▶ [WHAT THE EXERCISE ASKS]
Below are records; output exactly the lines from the one with "Compute the p-adic distance d_7(21, -50400)" through their final line.

▶ [Stored data]

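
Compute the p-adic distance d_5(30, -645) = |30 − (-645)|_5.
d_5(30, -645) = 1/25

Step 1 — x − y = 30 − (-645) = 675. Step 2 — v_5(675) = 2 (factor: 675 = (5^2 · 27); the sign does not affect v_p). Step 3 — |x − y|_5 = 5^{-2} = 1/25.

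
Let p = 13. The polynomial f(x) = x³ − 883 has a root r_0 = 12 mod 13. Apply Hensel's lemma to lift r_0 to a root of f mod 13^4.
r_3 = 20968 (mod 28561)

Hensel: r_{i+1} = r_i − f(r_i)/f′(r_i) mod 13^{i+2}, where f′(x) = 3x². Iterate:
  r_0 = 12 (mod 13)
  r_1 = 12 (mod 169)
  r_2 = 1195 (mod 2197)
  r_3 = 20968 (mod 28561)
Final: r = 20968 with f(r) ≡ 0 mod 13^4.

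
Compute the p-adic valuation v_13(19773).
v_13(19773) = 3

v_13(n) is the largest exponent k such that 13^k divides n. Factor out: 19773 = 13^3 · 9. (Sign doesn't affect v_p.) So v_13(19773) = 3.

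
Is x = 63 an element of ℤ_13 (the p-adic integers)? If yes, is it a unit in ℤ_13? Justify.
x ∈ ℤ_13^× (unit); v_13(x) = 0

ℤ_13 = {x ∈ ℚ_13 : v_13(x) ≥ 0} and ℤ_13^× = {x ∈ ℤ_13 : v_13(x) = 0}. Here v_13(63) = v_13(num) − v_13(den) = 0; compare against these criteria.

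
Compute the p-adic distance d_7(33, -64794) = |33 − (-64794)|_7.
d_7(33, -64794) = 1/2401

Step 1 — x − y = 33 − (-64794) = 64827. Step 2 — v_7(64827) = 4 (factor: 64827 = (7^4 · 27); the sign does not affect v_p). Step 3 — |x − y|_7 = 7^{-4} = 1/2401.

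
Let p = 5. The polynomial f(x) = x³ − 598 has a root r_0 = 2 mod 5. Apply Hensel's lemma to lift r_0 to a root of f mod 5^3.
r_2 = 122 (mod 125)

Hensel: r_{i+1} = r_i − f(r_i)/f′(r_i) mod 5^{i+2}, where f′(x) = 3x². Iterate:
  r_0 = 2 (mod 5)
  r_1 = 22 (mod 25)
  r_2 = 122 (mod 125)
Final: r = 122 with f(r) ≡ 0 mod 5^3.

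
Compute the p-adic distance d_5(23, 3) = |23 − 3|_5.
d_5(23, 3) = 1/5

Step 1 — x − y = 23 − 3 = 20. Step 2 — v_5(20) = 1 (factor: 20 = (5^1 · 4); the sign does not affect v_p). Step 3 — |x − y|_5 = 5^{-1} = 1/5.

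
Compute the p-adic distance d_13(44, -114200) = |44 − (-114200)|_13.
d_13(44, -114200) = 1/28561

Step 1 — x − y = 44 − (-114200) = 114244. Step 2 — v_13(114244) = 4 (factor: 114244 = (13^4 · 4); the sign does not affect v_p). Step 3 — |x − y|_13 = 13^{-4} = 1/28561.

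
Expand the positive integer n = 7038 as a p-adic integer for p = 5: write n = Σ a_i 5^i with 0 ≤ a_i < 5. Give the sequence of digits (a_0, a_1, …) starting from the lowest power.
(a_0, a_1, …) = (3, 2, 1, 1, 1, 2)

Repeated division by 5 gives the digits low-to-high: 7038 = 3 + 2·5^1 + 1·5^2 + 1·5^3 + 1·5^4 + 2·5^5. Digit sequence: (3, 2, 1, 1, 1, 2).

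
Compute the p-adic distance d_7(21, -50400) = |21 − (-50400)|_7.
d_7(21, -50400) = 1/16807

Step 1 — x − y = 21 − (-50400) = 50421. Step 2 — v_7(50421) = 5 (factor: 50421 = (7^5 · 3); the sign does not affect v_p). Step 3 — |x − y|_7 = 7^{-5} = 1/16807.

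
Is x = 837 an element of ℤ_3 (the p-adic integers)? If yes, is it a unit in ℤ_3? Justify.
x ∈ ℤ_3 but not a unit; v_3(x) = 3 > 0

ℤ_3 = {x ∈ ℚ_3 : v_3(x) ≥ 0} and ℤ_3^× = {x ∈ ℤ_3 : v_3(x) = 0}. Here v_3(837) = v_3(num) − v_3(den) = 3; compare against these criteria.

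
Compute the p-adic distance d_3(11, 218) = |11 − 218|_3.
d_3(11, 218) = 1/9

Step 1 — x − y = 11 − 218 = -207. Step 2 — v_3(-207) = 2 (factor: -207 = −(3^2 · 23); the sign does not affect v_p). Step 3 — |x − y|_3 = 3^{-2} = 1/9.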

▶ [SOLUTION TO THE EXERCISE]
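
Compute the p-adic distance d_7(21, -50400) = |21 − (-50400)|_7.
d_7(21, -50400) = 1/16807

Step 1 — x − y = 21 − (-50400) = 50421. Step 2 — v_7(50421) = 5 (factor: 50421 = (7^5 · 3); the sign does not affect v_p). Step 3 — |x − y|_7 = 7^{-5} = 1/16807.

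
Is x = 837 an element of ℤ_3 (the p-adic integers)? If yes, is it a unit in ℤ_3? Justify.
x ∈ ℤ_3 but not a unit; v_3(x) = 3 > 0

ℤ_3 = {x ∈ ℚ_3 : v_3(x) ≥ 0} and ℤ_3^× = {x ∈ ℤ_3 : v_3(x) = 0}. Here v_3(837) = v_3(num) − v_3(den) = 3; compare against these criteria.

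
Compute the p-adic distance d_3(11, 218) = |11 − 218|_3.
d_3(11, 218) = 1/9

Step 1 — x − y = 11 − 218 = -207. Step 2 — v_3(-207) = 2 (factor: -207 = −(3^2 · 23); the sign does not affect v_p). Step 3 — |x − y|_3 = 3^{-2} = 1/9.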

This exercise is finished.